Exercise details:
All of the data is to be copied word for word.

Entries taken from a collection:
- - -

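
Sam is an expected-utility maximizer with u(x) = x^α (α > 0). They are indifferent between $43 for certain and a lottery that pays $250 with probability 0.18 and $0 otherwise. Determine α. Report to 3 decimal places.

α ≈ 0.974

EU(lottery) = 0.18·250^α + 0.82·0 = 0.18·250^α.
Equating: 43^α = 0.18·250^α, i.e. 0.1720^α = 0.18.
Taking logs: α·ln(43/250) = ln(0.18), so α = -1.714798 / -1.760261 ≈ 0.974.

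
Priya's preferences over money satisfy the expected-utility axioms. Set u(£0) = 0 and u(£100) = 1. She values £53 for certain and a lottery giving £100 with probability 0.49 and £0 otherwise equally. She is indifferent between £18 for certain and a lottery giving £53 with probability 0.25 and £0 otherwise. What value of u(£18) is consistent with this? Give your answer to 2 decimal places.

First, u(£53) = 0.49·u(£100) + 0.51·u(£0) = 0.49.
The second indifference gives u(£18) = 0.25·u(£53) + 0.75·u(£0) = 0.25·0.49 + 0.75·0.00 = 0.1225.

0.12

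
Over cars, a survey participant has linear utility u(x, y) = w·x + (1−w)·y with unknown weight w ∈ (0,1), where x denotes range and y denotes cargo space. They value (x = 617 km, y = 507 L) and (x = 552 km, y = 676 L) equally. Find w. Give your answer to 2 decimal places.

w = 0.72

Equating utilities: w·617 + (1−w)·507 = w·552 + (1−w)·676.
w·(617−552) = (1−w)·(676−507), i.e. w·65 = (1−w)·169.
The marginal rate of substitution is 169/65, so w = 169/(65+169) = 0.72.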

- - -

Response area:
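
Sam is an expected-utility maximizer with u(x) = x^α (α > 0). They are indifferent between $43 for certain and a lottery that pays $250 with probability 0.18 and $0 otherwise. Determine α. Report to 3 decimal places.

α ≈ 0.974

EU(lottery) = 0.18·250^α + 0.82·0 = 0.18·250^α.
Equating: 43^α = 0.18·250^α, i.e. 0.1720^α = 0.18.
Taking logs: α·ln(43/250) = ln(0.18), so α = -1.714798 / -1.760261 ≈ 0.974.

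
Priya's preferences over money satisfy the expected-utility axioms. Set u(£0) = 0 and u(£100) = 1. She values £53 for certain and a lottery giving £100 with probability 0.49 and £0 otherwise equally. She is indifferent between £18 for certain and a lottery giving £53 with probability 0.25 and £0 otherwise. What value of u(£18) is consistent with this? Give your answer to 2 decimal places.

First, u(£53) = 0.49·u(£100) + 0.51·u(£0) = 0.49.
The second indifference gives u(£18) = 0.25·u(£53) + 0.75·u(£0) = 0.25·0.49 + 0.75·0.00 = 0.1225.

0.12

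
Over cars, a survey participant has linear utility u(x, y) = w·x + (1−w)·y with unknown weight w ∈ (0,1), where x denotes range and y denotes cargo space. They value (x = 617 km, y = 507 L) and (x = 552 km, y = 676 L) equally. Find w. Give your answer to 2 decimal places.

w = 0.72

Equating utilities: w·617 + (1−w)·507 = w·552 + (1−w)·676.
w·(617−552) = (1−w)·(676−507), i.e. w·65 = (1−w)·169.
The marginal rate of substitution is 169/65, so w = 169/(65+169) = 0.72.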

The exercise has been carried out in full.